Exercise prompt →
Copy the following listing word for word.

Records shown →
+--

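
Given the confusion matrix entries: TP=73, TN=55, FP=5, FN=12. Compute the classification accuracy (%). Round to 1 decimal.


Accuracy = (TP + TN) / (TP + TN + FP + FN) * 100
= (73 + 55) / (73 + 55 + 5 + 12)
= 128 / 145
= 0.8828
= 88.3%

88.3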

+--

Exercise answer →
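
Given the confusion matrix entries: TP=73, TN=55, FP=5, FN=12. Compute the classification accuracy (%). Round to 1 decimal.


Accuracy = (TP + TN) / (TP + TN + FP + FN) * 100
= (73 + 55) / (73 + 55 + 5 + 12)
= 128 / 145
= 0.8828
= 88.3%

88.3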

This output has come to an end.